Directions for this task:
For every line in the records below that holds "dissolved", make a copy.

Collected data

_ _ _

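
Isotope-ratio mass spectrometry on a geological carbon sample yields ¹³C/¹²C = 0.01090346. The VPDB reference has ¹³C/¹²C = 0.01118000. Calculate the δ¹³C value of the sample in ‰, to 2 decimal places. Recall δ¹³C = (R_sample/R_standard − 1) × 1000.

δ¹³C = (R_sample / R_standard − 1) × 1000
R_sample / R_standard = 0.01090346 / 0.01118000 = 0.975265
δ¹³C = (0.975265 − 1) × 1000 = -24.735‰

-24.74‰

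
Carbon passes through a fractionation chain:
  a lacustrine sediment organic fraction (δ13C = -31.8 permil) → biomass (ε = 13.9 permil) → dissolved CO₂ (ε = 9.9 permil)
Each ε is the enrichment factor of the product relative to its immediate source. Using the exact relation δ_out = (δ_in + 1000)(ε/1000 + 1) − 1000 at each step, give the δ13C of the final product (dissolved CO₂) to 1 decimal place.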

_ _ _

Response to the task:
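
  a lacustrine sediment organic fraction (δ13C = -31.8 permil) → biomass (ε = 13.9 permil) → dissolved CO₂ (ε = 9.9 permil)
Each ε is the enrichment factor of the product relative to its immediate source. Using the exact relation δ_out = (δ_in + 1000)(ε/1000 + 1) − 1000 at each step, give the δ13C of the final product (dissolved CO₂) to 1 decimal place.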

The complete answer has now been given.